==== Exercise inputs
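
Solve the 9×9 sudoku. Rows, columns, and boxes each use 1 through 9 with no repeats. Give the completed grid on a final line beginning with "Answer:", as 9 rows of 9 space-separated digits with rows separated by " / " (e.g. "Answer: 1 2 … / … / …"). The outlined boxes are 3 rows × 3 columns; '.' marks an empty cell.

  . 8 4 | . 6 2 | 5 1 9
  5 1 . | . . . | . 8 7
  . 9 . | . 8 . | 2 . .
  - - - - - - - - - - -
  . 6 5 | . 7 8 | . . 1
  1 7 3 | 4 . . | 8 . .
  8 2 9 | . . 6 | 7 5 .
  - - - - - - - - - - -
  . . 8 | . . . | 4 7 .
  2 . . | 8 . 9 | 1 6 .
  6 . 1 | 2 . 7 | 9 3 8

Step 1. [r5c5∈{2,5,9}] across col 5, 2 lands solely at r5c5, so r5c5=2.
Step 2. [r2c7∈{3,6}] 6 has one home in col 7: r2c7. So r2c7=6.
Step 3. [r3c9∈{3,4}] r3c9 is the only open cell in box 3 admitting 3. So r3c9=3.
Step 4. [r7c4∈{1,3,5,6}] 6 has one home in row 7: r7c4. So r7c4=6.
Step 5. [r3c4∈{1,5,7}] 5 has one home in col 4: r3c4 ⇒ r3c4=5.
Step 6. [r2c5∈{3,4,9}] in col 5, 9 fits only at r2c5. So r2c5=9.
Step 7. [r2c4∈{3}] r2c4 is down to just 3. So r2c4=3.
Step 8. [r7c6∈{1,3,5}] r7c6 is the only open cell in col 6 admitting 3, so r7c6=3.
Step 9. [r7c2∈{5}] only 5 remains possible at r7c2 ⇒ r7c2=5.
Step 10. [r9c2∈{4}] nothing but 4 survives at r9c2, so r9c2=4.
Step 11. [r4c8∈{2,4,9}] row 4 places 2 nowhere but r4c8 ⇒ r4c8=2.
Step 12. [r3c1∈{7}] nothing but 7 survives at r3c1, so r3c1=7.
Step 13. [r7c5∈{1}] r7c5 has the single candidate 1 ⇒ r7c5=1.
Step 14. [r8c5∈{4,5}] row 8 places 4 nowhere but r8c5, so r8c5=4.
Step 15. [r3c6∈{1,4}] r3c6 is the only open cell in row 3 admitting 1, so r3c6=1.
Step 16. [r2c6∈{4}] only 4 remains possible at r2c6. So r2c6=4.
Step 17. [r5c9∈{6}] r5c9 has the single candidate 6. So r5c9=6.
Step 18. [r4c1∈{4}] r4c1's peers cover all but 4 ⇒ r4c1=4.
Step 19. [r5c8∈{9}] only 9 remains possible at r5c8, so r5c8=9.
Step 20. [r8c3∈{7}] r8c3 is down to just 7. So r8c3=7.
Step 21. [r1c4∈{7}] r1c4 has the single candidate 7. So r1c4=7.
Step 22. [r6c5∈{3}] r6c5 has the single candidate 3 ⇒ r6c5=3.
Step 23. [r6c4∈{1}] r6c4 is down to just 1, so r6c4=1.
Step 24. [r5c6∈{5}] only 5 remains possible at r5c6 ⇒ r5c6=5.
Step 25. [r2c3∈{2}] nothing but 2 survives at r2c3. So r2c3=2.
Step 26. [r7c9∈{2}] nothing but 2 survives at r7c9 ⇒ r7c9=2.
Step 27. [r1c1∈{3}] r1c1 is down to just 3, so r1c1=3.
Step 28. [r8c2∈{3}] r8c2's peers cover all but 3 ⇒ r8c2=3.
Step 29. [r3c3∈{6}] nothing but 6 survives at r3c3, so r3c3=6.
Step 30. [r3c8∈{4}] only 4 remains possible at r3c8. So r3c8=4.
Step 31. [r9c5∈{5}] r9c5's peers cover all but 5 ⇒ r9c5=5.
Step 32. [r4c4∈{9}] r4c4 has the single candidate 9 ⇒ r4c4=9.
Step 33. [r7c1∈{9}] nothing but 9 survives at r7c1, so r7c1=9.
Step 34. [r8c9∈{5}] only 5 remains possible at r8c9 ⇒ r8c9=5.
Step 35. [r6c9∈{4}] r6c9's peers cover all but 4, so r6c9=4.
Step 36. [r4c7∈{3}] only 3 remains possible at r4c7 ⇒ r4c7=3.

Answer: 3 8 4 7 6 2 5 1 9 / 5 1 2 3 9 4 6 8 7 / 7 9 6 5 8 1 2 4 3 / 4 6 5 9 7 8 3 2 1 / 1 7 3 4 2 5 8 9 6 / 8 2 9 1 3 6 7 5 4 / 9 5 8 6 1 3 4 7 2 / 2 3 7 8 4 9 1 6 5 / 6 4 1 2 5 7 9 3 8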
========
Description of the task:
Take the records above and write each one out again exactly.

Output below:
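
Solve the 9×9 sudoku. Rows, columns, and boxes each use 1 through 9 with no repeats. Give the completed grid on a final line beginning with "Answer:", as 9 rows of 9 space-separated digits with rows separated by " / " (e.g. "Answer: 1 2 … / … / …"). The outlined boxes are 3 rows × 3 columns; '.' marks an empty cell.

  . 8 4 | . 6 2 | 5 1 9
  5 1 . | . . . | . 8 7
  . 9 . | . 8 . | 2 . .
  - - - - - - - - - - -
  . 6 5 | . 7 8 | . . 1
  1 7 3 | 4 . . | 8 . .
  8 2 9 | . . 6 | 7 5 .
  - - - - - - - - - - -
  . . 8 | . . . | 4 7 .
  2 . . | 8 . 9 | 1 6 .
  6 . 1 | 2 . 7 | 9 3 8

Step 1. [r5c5∈{2,5,9}] across col 5, 2 lands solely at r5c5, so r5c5=2.
Step 2. [r2c7∈{3,6}] 6 has one home in col 7: r2c7. So r2c7=6.
Step 3. [r3c9∈{3,4}] r3c9 is the only open cell in box 3 admitting 3. So r3c9=3.
Step 4. [r7c4∈{1,3,5,6}] 6 has one home in row 7: r7c4. So r7c4=6.
Step 5. [r3c4∈{1,5,7}] 5 has one home in col 4: r3c4 ⇒ r3c4=5.
Step 6. [r2c5∈{3,4,9}] in col 5, 9 fits only at r2c5. So r2c5=9.
Step 7. [r2c4∈{3}] r2c4 is down to just 3. So r2c4=3.
Step 8. [r7c6∈{1,3,5}] r7c6 is the only open cell in col 6 admitting 3, so r7c6=3.
Step 9. [r7c2∈{5}] only 5 remains possible at r7c2 ⇒ r7c2=5.
Step 10. [r9c2∈{4}] nothing but 4 survives at r9c2, so r9c2=4.
Step 11. [r4c8∈{2,4,9}] row 4 places 2 nowhere but r4c8 ⇒ r4c8=2.
Step 12. [r3c1∈{7}] nothing but 7 survives at r3c1, so r3c1=7.
Step 13. [r7c5∈{1}] r7c5 has the single candidate 1 ⇒ r7c5=1.
Step 14. [r8c5∈{4,5}] row 8 places 4 nowhere but r8c5, so r8c5=4.
Step 15. [r3c6∈{1,4}] r3c6 is the only open cell in row 3 admitting 1, so r3c6=1.
Step 16. [r2c6∈{4}] only 4 remains possible at r2c6. So r2c6=4.
Step 17. [r5c9∈{6}] r5c9 has the single candidate 6. So r5c9=6.
Step 18. [r4c1∈{4}] r4c1's peers cover all but 4 ⇒ r4c1=4.
Step 19. [r5c8∈{9}] only 9 remains possible at r5c8, so r5c8=9.
Step 20. [r8c3∈{7}] r8c3 is down to just 7. So r8c3=7.
Step 21. [r1c4∈{7}] r1c4 has the single candidate 7. So r1c4=7.
Step 22. [r6c5∈{3}] r6c5 has the single candidate 3 ⇒ r6c5=3.
Step 23. [r6c4∈{1}] r6c4 is down to just 1, so r6c4=1.
Step 24. [r5c6∈{5}] only 5 remains possible at r5c6 ⇒ r5c6=5.
Step 25. [r2c3∈{2}] nothing but 2 survives at r2c3. So r2c3=2.
Step 26. [r7c9∈{2}] nothing but 2 survives at r7c9 ⇒ r7c9=2.
Step 27. [r1c1∈{3}] r1c1 is down to just 3, so r1c1=3.
Step 28. [r8c2∈{3}] r8c2's peers cover all but 3 ⇒ r8c2=3.
Step 29. [r3c3∈{6}] nothing but 6 survives at r3c3, so r3c3=6.
Step 30. [r3c8∈{4}] only 4 remains possible at r3c8. So r3c8=4.
Step 31. [r9c5∈{5}] r9c5's peers cover all but 5 ⇒ r9c5=5.
Step 32. [r4c4∈{9}] r4c4 has the single candidate 9 ⇒ r4c4=9.
Step 33. [r7c1∈{9}] nothing but 9 survives at r7c1, so r7c1=9.
Step 34. [r8c9∈{5}] only 5 remains possible at r8c9 ⇒ r8c9=5.
Step 35. [r6c9∈{4}] r6c9's peers cover all but 4, so r6c9=4.
Step 36. [r4c7∈{3}] only 3 remains possible at r4c7 ⇒ r4c7=3.

Answer: 3 8 4 7 6 2 5 1 9 / 5 1 2 3 9 4 6 8 7 / 7 9 6 5 8 1 2 4 3 / 4 6 5 9 7 8 3 2 1 / 1 7 3 4 2 5 8 9 6 / 8 2 9 1 3 6 7 5 4 / 9 5 8 6 1 3 4 7 2 / 2 3 7 8 4 9 1 6 5 / 6 4 1 2 5 7 9 3 8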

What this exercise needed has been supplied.